*DATA PROVIDED:*
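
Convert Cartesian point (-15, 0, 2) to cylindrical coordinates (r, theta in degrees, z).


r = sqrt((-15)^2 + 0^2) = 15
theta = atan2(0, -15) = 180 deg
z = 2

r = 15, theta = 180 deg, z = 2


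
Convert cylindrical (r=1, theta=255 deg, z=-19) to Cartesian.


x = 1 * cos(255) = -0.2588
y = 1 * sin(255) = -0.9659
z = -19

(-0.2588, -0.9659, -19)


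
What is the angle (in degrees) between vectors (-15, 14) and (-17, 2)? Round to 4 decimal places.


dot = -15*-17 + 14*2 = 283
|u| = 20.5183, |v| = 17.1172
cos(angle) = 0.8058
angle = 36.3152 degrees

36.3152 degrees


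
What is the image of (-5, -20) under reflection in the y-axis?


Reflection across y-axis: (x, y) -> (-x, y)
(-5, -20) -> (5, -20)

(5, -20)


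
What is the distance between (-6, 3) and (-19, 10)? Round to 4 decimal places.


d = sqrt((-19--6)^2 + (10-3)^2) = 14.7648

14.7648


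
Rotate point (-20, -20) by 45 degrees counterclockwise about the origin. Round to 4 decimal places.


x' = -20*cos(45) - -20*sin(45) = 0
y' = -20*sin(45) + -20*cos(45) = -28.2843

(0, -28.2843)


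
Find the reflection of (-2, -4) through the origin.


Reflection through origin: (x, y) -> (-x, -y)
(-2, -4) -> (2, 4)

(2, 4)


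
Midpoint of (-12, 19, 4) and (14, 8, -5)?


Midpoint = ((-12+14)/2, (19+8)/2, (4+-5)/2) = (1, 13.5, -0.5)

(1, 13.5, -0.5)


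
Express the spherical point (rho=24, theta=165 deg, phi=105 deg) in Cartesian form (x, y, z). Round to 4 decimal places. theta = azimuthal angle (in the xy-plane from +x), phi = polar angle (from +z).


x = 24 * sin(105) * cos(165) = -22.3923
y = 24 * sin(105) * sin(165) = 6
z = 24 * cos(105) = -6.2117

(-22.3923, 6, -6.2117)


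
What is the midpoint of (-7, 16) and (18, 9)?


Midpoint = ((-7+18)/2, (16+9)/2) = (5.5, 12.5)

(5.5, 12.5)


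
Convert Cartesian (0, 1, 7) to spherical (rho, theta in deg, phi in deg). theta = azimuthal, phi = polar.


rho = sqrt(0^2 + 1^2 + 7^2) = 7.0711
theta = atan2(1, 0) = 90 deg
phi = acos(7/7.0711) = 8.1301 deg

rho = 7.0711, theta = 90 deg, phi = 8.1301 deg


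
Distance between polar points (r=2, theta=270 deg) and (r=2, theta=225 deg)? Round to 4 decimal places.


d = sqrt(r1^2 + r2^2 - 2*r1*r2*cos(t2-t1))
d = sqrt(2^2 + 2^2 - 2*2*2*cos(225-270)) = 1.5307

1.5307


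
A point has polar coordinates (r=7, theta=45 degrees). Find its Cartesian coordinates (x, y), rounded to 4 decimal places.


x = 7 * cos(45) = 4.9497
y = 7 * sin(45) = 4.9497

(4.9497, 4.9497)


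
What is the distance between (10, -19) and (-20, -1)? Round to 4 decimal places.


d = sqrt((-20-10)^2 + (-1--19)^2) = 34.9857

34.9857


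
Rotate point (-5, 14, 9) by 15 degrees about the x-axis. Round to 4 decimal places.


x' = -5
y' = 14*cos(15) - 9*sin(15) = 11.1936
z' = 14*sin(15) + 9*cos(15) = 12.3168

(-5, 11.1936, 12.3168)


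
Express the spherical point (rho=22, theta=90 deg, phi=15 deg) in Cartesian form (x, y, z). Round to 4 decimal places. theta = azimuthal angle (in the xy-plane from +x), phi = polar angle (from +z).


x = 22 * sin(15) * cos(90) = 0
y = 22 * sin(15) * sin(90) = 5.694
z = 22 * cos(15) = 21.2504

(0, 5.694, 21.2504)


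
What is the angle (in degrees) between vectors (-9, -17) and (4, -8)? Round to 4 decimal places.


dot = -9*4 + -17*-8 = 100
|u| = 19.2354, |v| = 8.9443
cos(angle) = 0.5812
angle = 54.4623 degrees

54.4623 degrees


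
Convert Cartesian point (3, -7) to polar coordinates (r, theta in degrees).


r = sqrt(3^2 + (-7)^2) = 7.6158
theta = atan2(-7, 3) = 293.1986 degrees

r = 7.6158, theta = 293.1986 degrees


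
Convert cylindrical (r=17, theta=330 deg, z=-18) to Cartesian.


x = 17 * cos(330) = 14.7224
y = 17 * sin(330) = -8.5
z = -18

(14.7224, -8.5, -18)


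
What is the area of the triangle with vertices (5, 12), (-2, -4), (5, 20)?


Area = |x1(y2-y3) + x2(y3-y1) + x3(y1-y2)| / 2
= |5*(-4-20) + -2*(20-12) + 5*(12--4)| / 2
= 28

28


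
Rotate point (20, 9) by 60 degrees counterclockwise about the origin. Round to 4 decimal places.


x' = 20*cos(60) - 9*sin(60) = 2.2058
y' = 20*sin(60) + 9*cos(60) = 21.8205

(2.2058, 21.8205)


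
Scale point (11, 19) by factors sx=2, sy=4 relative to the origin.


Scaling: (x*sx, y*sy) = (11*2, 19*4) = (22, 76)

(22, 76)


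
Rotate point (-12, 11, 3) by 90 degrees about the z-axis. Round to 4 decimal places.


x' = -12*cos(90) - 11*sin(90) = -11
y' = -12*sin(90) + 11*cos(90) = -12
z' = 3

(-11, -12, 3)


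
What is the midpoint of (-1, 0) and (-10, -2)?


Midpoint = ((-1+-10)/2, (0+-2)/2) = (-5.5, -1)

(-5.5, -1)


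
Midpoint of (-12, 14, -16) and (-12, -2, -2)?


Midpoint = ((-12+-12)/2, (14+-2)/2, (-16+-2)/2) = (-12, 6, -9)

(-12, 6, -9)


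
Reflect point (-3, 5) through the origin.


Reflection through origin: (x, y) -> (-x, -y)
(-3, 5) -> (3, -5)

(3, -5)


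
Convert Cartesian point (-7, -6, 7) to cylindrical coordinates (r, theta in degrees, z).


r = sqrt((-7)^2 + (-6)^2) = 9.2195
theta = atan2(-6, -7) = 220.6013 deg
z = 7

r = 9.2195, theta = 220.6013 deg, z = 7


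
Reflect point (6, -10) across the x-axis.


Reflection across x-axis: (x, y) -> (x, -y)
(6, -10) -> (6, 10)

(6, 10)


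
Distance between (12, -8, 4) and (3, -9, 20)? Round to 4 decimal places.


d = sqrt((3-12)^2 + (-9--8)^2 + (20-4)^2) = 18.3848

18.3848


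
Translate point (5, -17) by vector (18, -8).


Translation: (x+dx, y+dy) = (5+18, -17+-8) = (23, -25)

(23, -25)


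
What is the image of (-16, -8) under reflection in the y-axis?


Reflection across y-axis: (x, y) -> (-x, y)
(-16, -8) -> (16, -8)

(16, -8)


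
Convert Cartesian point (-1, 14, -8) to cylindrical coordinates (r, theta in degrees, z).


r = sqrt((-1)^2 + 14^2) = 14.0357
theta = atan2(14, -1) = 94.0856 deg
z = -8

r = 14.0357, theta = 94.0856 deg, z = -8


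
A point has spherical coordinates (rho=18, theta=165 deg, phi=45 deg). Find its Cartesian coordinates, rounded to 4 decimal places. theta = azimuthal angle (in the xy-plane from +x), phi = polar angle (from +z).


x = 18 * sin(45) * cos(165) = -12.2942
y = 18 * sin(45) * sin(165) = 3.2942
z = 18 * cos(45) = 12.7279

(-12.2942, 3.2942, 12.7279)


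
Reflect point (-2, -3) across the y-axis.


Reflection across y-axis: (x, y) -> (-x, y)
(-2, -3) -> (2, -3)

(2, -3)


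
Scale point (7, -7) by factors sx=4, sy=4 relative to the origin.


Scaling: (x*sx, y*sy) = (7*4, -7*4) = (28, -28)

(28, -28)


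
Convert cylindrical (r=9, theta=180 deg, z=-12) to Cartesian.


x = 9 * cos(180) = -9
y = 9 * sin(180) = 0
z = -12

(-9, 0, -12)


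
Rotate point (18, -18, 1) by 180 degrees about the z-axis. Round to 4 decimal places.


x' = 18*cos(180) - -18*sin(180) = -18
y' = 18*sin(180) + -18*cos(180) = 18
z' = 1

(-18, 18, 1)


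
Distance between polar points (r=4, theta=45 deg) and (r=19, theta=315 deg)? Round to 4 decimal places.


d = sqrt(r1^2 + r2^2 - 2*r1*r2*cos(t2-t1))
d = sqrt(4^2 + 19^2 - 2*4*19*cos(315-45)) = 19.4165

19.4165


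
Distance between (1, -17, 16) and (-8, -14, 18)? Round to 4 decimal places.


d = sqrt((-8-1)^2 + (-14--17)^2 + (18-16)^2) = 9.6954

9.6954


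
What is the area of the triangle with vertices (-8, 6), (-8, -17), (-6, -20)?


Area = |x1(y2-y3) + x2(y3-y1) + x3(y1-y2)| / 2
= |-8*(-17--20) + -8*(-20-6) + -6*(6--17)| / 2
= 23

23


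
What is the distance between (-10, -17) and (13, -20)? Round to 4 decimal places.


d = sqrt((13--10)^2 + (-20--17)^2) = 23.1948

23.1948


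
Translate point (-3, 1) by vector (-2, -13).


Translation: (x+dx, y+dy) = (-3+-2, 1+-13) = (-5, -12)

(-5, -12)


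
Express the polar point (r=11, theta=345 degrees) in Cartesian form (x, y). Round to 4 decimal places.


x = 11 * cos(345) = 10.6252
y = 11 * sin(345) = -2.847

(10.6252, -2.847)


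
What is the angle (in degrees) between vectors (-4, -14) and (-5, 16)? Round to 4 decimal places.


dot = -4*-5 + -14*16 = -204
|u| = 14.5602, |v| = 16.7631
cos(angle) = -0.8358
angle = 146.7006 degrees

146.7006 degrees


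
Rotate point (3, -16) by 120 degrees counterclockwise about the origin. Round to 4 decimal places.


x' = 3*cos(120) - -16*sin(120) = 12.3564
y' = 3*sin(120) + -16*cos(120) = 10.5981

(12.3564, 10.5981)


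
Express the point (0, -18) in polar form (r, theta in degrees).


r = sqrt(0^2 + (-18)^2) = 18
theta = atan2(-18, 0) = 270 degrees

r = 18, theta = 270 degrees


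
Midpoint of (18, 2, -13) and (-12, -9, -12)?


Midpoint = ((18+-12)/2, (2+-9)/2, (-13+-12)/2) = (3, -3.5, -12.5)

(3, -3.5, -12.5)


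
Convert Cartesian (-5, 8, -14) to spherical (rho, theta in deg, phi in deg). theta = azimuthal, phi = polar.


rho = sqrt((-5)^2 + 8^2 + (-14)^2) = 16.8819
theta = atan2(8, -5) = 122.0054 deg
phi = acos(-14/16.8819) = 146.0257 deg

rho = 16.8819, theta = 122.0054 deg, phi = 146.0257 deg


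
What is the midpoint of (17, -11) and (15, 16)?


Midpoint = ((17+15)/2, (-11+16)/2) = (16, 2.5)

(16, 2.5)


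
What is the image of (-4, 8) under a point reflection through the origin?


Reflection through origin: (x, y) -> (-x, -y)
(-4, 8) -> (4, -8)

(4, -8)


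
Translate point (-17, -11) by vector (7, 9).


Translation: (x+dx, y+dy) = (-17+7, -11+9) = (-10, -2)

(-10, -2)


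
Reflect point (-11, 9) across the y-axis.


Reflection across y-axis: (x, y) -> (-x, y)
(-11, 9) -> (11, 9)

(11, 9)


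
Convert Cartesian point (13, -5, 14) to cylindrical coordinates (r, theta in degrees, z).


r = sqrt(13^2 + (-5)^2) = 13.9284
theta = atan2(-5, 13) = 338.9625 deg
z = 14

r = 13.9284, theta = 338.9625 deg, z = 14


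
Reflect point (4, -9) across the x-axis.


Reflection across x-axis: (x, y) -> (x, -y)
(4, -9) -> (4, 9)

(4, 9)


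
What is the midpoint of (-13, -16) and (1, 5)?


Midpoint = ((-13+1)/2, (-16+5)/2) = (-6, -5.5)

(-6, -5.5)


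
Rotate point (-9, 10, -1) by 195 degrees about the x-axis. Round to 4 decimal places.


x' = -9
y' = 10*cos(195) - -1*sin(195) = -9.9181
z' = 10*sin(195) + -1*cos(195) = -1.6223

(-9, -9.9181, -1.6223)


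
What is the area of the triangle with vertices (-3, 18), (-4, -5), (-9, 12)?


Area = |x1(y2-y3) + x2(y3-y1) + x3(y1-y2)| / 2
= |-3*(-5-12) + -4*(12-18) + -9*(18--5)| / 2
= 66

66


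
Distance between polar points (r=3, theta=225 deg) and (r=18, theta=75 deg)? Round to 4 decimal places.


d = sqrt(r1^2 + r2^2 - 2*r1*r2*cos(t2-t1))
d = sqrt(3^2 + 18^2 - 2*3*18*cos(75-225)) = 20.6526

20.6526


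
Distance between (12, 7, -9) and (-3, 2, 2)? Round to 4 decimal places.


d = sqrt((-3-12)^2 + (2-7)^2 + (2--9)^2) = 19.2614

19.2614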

*INSTRUCTIONS FOR THE TASK:*
Return exactly the run of lines that opens with the one containing "What is the midpoint of (17, -11)" and closes with the last line of the records above.

*TASK OUTPUT:*
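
What is the midpoint of (17, -11) and (15, 16)?


Midpoint = ((17+15)/2, (-11+16)/2) = (16, 2.5)

(16, 2.5)


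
What is the image of (-4, 8) under a point reflection through the origin?


Reflection through origin: (x, y) -> (-x, -y)
(-4, 8) -> (4, -8)

(4, -8)


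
Translate point (-17, -11) by vector (7, 9).


Translation: (x+dx, y+dy) = (-17+7, -11+9) = (-10, -2)

(-10, -2)


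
Reflect point (-11, 9) across the y-axis.


Reflection across y-axis: (x, y) -> (-x, y)
(-11, 9) -> (11, 9)

(11, 9)


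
Convert Cartesian point (13, -5, 14) to cylindrical coordinates (r, theta in degrees, z).


r = sqrt(13^2 + (-5)^2) = 13.9284
theta = atan2(-5, 13) = 338.9625 deg
z = 14

r = 13.9284, theta = 338.9625 deg, z = 14


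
Reflect point (4, -9) across the x-axis.


Reflection across x-axis: (x, y) -> (x, -y)
(4, -9) -> (4, 9)

(4, 9)


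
What is the midpoint of (-13, -16) and (1, 5)?


Midpoint = ((-13+1)/2, (-16+5)/2) = (-6, -5.5)

(-6, -5.5)


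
Rotate point (-9, 10, -1) by 195 degrees about the x-axis. Round to 4 decimal places.


x' = -9
y' = 10*cos(195) - -1*sin(195) = -9.9181
z' = 10*sin(195) + -1*cos(195) = -1.6223

(-9, -9.9181, -1.6223)


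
What is the area of the triangle with vertices (-3, 18), (-4, -5), (-9, 12)?


Area = |x1(y2-y3) + x2(y3-y1) + x3(y1-y2)| / 2
= |-3*(-5-12) + -4*(12-18) + -9*(18--5)| / 2
= 66

66


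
Distance between polar points (r=3, theta=225 deg) and (r=18, theta=75 deg)? Round to 4 decimal places.


d = sqrt(r1^2 + r2^2 - 2*r1*r2*cos(t2-t1))
d = sqrt(3^2 + 18^2 - 2*3*18*cos(75-225)) = 20.6526

20.6526


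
Distance between (12, 7, -9) and (-3, 2, 2)? Round to 4 decimal places.


d = sqrt((-3-12)^2 + (2-7)^2 + (2--9)^2) = 19.2614

19.2614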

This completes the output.